- [Problem details] Once the line with "Apply Sylvester's law" is found in the entries below, repeat it and each following line exactly, up to and including the line with "and report the". Add no other lines.

- [Exercise input]
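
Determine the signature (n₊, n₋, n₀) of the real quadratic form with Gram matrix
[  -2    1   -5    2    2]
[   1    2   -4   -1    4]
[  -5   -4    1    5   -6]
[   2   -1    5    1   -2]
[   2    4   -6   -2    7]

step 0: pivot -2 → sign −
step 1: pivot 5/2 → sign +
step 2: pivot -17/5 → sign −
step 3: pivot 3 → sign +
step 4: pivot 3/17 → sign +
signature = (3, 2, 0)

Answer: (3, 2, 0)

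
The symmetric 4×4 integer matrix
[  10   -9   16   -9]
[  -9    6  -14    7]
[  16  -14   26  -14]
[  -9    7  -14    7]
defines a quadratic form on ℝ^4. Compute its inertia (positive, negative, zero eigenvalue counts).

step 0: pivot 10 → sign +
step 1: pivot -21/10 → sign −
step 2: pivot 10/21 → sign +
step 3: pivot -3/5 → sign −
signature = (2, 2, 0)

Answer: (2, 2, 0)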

--

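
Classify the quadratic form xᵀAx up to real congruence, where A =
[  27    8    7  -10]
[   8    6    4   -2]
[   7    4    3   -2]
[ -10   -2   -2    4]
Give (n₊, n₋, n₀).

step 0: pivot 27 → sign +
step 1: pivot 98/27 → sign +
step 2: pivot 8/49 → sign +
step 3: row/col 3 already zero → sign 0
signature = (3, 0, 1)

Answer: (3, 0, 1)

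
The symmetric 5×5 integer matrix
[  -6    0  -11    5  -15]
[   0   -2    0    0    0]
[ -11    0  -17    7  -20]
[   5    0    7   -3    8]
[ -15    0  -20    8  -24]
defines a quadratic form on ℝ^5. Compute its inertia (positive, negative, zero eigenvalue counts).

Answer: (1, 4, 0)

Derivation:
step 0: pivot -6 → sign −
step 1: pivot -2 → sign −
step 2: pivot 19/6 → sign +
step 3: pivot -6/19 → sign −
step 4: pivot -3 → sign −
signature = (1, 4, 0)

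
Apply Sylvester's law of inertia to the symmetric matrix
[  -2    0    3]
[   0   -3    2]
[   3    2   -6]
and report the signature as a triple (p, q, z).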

- [Solution to this task]
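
Apply Sylvester's law of inertia to the symmetric matrix
[  -2    0    3]
[   0   -3    2]
[   3    2   -6]
and report the signature as a triple (p, q, z).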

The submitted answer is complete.